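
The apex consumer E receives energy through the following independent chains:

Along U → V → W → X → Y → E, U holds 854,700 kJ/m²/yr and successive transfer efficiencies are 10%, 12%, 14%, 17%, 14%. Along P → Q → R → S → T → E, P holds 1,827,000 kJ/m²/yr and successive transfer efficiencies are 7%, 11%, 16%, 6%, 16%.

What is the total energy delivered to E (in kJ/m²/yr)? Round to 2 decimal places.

Via U: 854700 × 0.1 × 0.12 × 0.14 × 0.17 × 0.14 = 34.1743248 kJ/m²/yr
Via P: 1827000 × 0.07 × 0.11 × 0.16 × 0.06 × 0.16 = 21.6082944 kJ/m²/yr
Total at E: 34.1743248 + 21.6082944 = 55.7826192 kJ/m²/yr

55.78 kJ/m²/yr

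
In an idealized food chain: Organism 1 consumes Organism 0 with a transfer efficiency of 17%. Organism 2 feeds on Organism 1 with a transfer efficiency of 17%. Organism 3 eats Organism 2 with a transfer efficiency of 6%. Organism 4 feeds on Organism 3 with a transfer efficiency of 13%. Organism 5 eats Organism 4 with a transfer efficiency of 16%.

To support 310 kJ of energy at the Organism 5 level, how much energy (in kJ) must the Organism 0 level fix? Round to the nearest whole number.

8595067 kJ

Cumulative transfer efficiency: 0.17 × 0.17 × 0.06 × 0.13 × 0.16 = 0.0000360672
Organism 0 energy = 310 / 0.0000360672 = 8595067 kJ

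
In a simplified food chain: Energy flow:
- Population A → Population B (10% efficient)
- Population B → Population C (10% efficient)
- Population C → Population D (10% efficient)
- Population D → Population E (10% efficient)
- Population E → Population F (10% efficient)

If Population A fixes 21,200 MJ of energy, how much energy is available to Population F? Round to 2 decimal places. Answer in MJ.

0.21 MJ

Population B: 21200 × 0.1 = 2120 MJ
Population C: 2120 × 0.1 = 212 MJ
Population D: 212 × 0.1 = 21.2 MJ
Population E: 21.2 × 0.1 = 2.12 MJ
Population F: 2.12 × 0.1 = 0.212 MJ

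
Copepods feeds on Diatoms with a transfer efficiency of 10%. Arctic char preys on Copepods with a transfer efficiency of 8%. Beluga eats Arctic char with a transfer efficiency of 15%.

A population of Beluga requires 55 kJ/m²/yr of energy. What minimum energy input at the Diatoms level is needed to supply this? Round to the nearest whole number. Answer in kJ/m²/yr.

Cumulative transfer efficiency: 0.1 × 0.08 × 0.15 = 0.0012
Diatoms energy = 55 / 0.0012 = 45833 kJ/m²/yr

45833 kJ/m²/yr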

--- Exercise ---
I'd like the lines above from the one with "If Population A" up to and including the one with "Copepods feeds on" copied exactly, with no other lines.

--- Response below ---
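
If Population A fixes 21,200 MJ of energy, how much energy is available to Population F? Round to 2 decimal places. Answer in MJ.

0.21 MJ

Population B: 21200 × 0.1 = 2120 MJ
Population C: 2120 × 0.1 = 212 MJ
Population D: 212 × 0.1 = 21.2 MJ
Population E: 21.2 × 0.1 = 2.12 MJ
Population F: 2.12 × 0.1 = 0.212 MJ

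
Copepods feeds on Diatoms with a transfer efficiency of 10%. Arctic char preys on Copepods with a transfer efficiency of 8%. Beluga eats Arctic char with a transfer efficiency of 15%.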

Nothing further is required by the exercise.